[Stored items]

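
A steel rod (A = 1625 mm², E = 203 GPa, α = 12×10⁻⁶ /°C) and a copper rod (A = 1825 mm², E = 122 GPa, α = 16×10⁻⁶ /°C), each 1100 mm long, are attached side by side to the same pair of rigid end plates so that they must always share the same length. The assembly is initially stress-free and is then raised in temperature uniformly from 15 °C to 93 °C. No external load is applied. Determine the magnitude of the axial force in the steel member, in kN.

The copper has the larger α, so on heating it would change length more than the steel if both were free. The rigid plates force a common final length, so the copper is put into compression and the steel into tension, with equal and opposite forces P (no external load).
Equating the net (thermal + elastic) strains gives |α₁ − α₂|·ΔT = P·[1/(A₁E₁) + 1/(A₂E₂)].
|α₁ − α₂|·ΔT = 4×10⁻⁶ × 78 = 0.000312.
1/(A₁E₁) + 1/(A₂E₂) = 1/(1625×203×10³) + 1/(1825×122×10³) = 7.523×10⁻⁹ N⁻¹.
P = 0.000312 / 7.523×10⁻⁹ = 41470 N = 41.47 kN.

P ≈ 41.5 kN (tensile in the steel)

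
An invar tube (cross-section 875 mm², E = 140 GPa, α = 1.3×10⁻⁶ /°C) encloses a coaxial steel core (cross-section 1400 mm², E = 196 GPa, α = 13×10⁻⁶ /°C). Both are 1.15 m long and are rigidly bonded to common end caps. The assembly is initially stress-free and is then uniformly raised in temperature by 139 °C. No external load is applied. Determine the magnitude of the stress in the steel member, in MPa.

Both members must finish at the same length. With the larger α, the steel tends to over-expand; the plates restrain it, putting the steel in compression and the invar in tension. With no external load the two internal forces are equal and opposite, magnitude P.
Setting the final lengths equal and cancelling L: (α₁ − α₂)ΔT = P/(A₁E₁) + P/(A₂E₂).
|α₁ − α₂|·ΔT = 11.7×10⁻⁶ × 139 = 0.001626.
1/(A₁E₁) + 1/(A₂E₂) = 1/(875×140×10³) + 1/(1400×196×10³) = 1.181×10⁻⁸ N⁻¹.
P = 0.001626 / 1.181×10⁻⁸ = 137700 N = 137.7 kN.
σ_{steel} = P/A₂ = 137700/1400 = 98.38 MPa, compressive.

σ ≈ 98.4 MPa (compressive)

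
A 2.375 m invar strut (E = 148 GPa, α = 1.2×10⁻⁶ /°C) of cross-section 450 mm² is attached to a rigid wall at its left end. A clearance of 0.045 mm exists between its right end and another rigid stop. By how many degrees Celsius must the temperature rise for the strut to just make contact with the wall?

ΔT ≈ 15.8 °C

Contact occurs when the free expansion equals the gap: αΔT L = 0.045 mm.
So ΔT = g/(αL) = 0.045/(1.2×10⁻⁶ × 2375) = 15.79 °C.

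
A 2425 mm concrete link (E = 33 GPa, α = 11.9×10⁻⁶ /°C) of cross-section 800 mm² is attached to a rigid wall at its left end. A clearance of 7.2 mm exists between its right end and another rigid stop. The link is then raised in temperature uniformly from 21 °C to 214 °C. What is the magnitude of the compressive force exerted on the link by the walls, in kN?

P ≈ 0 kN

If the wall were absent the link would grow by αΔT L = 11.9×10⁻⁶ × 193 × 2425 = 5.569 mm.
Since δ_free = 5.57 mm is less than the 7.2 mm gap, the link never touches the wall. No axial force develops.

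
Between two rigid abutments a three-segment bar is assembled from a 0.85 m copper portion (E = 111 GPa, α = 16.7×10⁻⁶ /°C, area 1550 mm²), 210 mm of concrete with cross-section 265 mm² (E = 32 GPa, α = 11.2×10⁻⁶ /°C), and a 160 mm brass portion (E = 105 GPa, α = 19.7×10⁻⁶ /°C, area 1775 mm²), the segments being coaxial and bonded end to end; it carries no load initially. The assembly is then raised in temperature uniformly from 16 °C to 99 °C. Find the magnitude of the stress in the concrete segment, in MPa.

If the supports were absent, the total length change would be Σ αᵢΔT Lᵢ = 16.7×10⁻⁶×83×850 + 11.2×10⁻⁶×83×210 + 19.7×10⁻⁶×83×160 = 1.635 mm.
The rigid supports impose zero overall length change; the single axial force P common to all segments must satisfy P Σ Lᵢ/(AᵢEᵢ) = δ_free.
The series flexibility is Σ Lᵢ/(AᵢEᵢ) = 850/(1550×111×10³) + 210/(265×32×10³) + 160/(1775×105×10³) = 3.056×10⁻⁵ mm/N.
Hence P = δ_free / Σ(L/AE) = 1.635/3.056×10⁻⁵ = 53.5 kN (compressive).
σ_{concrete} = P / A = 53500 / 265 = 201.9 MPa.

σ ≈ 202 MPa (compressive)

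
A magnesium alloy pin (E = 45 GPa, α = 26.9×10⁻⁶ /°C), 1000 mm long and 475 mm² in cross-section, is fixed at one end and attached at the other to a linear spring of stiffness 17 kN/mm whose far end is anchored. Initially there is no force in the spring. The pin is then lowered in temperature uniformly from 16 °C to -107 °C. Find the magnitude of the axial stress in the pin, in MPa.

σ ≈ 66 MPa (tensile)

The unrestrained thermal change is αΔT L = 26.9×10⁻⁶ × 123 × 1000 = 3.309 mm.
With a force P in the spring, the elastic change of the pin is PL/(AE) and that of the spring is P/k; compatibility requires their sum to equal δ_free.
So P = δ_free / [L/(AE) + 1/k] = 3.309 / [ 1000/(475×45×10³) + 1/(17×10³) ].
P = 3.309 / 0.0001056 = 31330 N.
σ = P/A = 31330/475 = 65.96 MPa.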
---
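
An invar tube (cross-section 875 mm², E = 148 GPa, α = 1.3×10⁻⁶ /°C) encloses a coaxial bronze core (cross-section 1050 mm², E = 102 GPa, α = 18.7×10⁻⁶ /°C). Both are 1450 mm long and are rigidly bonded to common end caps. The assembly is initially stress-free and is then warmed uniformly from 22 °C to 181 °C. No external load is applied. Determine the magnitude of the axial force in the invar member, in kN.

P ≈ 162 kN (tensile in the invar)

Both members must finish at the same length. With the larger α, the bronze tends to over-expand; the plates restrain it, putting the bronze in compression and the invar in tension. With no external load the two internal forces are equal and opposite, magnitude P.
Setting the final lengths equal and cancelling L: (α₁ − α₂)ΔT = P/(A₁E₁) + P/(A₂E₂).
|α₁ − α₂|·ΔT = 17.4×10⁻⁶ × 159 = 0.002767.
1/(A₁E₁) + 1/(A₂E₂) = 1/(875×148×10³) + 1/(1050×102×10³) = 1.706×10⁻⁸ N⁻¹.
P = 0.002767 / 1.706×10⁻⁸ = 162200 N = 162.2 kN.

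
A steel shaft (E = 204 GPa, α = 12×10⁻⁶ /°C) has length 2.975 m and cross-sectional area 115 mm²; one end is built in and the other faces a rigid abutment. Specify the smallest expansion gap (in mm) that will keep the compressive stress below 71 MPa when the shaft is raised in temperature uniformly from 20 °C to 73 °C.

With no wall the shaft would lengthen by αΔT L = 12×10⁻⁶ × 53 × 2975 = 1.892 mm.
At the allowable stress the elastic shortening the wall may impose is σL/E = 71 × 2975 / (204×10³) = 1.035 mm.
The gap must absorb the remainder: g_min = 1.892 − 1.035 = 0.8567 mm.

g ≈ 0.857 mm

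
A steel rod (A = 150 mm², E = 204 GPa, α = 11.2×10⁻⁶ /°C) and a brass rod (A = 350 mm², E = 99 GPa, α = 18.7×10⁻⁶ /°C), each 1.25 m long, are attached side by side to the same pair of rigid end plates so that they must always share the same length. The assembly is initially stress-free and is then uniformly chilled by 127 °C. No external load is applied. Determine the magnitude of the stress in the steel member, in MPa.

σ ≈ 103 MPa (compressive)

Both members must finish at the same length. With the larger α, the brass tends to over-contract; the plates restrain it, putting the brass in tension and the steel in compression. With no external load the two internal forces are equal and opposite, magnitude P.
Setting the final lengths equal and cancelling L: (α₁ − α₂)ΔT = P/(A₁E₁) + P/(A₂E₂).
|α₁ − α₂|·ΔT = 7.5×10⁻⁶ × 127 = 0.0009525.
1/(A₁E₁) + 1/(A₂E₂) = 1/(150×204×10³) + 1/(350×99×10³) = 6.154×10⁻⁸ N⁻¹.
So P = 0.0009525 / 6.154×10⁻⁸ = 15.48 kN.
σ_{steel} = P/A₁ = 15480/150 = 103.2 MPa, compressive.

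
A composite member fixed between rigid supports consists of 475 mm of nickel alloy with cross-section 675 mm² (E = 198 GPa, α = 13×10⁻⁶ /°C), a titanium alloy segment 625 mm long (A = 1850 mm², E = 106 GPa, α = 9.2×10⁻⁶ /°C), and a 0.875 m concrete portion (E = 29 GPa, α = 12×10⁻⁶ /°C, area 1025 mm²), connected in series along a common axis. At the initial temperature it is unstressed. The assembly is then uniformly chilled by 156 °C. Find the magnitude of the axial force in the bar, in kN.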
--
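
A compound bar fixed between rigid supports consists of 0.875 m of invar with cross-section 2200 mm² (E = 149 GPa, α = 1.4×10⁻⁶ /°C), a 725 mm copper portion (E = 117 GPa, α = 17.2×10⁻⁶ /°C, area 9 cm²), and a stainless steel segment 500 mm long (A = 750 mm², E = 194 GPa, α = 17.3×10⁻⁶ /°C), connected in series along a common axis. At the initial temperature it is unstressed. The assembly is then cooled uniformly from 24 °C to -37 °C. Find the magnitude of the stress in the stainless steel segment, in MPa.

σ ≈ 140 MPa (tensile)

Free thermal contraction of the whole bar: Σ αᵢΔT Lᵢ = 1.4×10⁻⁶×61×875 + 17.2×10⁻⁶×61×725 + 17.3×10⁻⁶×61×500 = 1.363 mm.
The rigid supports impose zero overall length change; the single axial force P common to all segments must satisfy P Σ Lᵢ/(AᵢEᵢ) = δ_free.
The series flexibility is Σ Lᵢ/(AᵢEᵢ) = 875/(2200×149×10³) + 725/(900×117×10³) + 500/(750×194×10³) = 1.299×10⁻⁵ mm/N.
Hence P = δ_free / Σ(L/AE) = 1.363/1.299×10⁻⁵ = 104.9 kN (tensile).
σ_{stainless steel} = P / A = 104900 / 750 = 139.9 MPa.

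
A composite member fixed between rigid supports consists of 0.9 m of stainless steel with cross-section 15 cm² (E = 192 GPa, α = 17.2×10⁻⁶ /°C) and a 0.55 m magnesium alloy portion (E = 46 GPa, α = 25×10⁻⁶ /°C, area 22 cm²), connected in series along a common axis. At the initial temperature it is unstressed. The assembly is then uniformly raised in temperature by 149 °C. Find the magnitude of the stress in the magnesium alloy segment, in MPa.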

> **Requirement**
Lines holding the word "composite" should be copied from the entries above.

> **Exercise response**
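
A composite member fixed between rigid supports consists of 475 mm of nickel alloy with cross-section 675 mm² (E = 198 GPa, α = 13×10⁻⁶ /°C), a titanium alloy segment 625 mm long (A = 1850 mm², E = 106 GPa, α = 9.2×10⁻⁶ /°C), and a 0.875 m concrete portion (E = 29 GPa, α = 12×10⁻⁶ /°C, area 1025 mm²), connected in series along a common axis. At the initial temperature it is unstressed. The assembly is then uniformly chilled by 156 °C. Find the magnitude of the axial force in the bar, in kN.
A composite member fixed between rigid supports consists of 0.9 m of stainless steel with cross-section 15 cm² (E = 192 GPa, α = 17.2×10⁻⁶ /°C) and a 0.55 m magnesium alloy portion (E = 46 GPa, α = 25×10⁻⁶ /°C, area 22 cm²), connected in series along a common axis. At the initial temperature it is unstressed. The assembly is then uniformly raised in temperature by 149 °C. Find the magnitude of the stress in the magnesium alloy segment, in MPa.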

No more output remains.